Task inputs:
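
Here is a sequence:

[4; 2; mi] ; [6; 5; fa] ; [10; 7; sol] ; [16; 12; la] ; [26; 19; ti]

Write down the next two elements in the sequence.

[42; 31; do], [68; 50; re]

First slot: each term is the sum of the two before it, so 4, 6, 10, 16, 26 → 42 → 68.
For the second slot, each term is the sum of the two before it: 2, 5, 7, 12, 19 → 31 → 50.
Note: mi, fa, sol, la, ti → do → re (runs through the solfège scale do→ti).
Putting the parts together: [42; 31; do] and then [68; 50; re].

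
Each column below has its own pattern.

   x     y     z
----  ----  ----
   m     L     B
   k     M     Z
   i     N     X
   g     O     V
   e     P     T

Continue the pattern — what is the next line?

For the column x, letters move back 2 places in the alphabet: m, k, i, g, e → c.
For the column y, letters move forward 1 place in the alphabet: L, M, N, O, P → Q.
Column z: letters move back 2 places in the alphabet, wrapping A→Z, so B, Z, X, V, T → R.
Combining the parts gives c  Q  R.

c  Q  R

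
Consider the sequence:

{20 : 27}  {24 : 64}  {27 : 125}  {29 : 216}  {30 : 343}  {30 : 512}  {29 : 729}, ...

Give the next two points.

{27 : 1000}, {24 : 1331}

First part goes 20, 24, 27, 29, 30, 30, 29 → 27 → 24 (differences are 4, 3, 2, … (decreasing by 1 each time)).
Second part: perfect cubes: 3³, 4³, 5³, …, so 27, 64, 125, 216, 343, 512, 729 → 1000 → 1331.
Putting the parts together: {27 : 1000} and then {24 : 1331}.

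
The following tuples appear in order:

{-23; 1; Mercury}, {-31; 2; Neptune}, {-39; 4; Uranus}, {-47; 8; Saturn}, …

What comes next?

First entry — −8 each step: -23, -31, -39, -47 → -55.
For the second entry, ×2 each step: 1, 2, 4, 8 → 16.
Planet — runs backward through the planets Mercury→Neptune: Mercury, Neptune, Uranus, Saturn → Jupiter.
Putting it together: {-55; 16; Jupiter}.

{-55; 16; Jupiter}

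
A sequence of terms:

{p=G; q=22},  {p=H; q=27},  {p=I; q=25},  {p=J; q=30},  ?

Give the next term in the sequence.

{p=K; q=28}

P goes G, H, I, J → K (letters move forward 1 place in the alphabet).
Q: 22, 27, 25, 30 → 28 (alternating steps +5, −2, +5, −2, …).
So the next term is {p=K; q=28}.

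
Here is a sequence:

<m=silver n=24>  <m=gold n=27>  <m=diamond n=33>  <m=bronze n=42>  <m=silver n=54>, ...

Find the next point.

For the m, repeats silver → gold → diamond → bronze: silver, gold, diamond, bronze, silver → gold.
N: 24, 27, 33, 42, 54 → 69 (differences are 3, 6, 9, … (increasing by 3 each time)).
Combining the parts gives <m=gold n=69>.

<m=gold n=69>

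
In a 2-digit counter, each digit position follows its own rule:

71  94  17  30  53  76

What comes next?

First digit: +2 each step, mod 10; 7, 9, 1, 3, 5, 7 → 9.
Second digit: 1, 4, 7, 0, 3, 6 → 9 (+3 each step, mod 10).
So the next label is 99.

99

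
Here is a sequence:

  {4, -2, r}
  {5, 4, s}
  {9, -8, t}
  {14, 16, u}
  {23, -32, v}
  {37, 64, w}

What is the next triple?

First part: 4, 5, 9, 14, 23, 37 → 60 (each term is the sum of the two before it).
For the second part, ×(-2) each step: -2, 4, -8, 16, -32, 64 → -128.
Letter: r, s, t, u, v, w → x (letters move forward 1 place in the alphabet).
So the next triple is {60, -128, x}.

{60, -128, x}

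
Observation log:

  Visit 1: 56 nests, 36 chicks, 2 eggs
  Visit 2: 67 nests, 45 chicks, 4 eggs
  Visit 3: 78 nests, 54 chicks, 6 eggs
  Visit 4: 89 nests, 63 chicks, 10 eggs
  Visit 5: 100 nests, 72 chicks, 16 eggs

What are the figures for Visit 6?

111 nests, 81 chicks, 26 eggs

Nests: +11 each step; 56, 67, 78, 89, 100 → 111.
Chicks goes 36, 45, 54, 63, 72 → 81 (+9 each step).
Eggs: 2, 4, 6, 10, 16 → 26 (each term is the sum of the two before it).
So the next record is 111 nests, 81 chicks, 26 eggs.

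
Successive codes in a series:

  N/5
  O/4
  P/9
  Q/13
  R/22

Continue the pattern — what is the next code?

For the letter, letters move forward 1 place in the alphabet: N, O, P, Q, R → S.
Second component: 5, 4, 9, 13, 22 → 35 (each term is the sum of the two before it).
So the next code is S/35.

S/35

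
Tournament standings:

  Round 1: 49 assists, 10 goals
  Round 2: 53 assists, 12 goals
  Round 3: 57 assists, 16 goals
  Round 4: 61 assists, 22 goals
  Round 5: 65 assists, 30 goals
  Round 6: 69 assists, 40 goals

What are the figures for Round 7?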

Task description: Each line from the top of the material above through the line containing "A sequence of" must be output exactly, and no other line.

Answer space:
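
Here is a sequence:

[4; 2; mi] ; [6; 5; fa] ; [10; 7; sol] ; [16; 12; la] ; [26; 19; ti]

Write down the next two elements in the sequence.

[42; 31; do], [68; 50; re]

First slot: each term is the sum of the two before it, so 4, 6, 10, 16, 26 → 42 → 68.
For the second slot, each term is the sum of the two before it: 2, 5, 7, 12, 19 → 31 → 50.
Note: mi, fa, sol, la, ti → do → re (runs through the solfège scale do→ti).
Putting the parts together: [42; 31; do] and then [68; 50; re].

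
Each column below has its own pattern.

   x     y     z
----  ----  ----
   m     L     B
   k     M     Z
   i     N     X
   g     O     V
   e     P     T

Continue the pattern — what is the next line?

For the column x, letters move back 2 places in the alphabet: m, k, i, g, e → c.
For the column y, letters move forward 1 place in the alphabet: L, M, N, O, P → Q.
Column z: letters move back 2 places in the alphabet, wrapping A→Z, so B, Z, X, V, T → R.
Combining the parts gives c  Q  R.

c  Q  R

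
Consider the sequence:

{20 : 27}  {24 : 64}  {27 : 125}  {29 : 216}  {30 : 343}  {30 : 512}  {29 : 729}, ...

Give the next two points.

{27 : 1000}, {24 : 1331}

First part goes 20, 24, 27, 29, 30, 30, 29 → 27 → 24 (differences are 4, 3, 2, … (decreasing by 1 each time)).
Second part: perfect cubes: 3³, 4³, 5³, …, so 27, 64, 125, 216, 343, 512, 729 → 1000 → 1331.
Putting the parts together: {27 : 1000} and then {24 : 1331}.

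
The following tuples appear in order:

{-23; 1; Mercury}, {-31; 2; Neptune}, {-39; 4; Uranus}, {-47; 8; Saturn}, …

What comes next?

First entry — −8 each step: -23, -31, -39, -47 → -55.
For the second entry, ×2 each step: 1, 2, 4, 8 → 16.
Planet — runs backward through the planets Mercury→Neptune: Mercury, Neptune, Uranus, Saturn → Jupiter.
Putting it together: {-55; 16; Jupiter}.

{-55; 16; Jupiter}

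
A sequence of terms: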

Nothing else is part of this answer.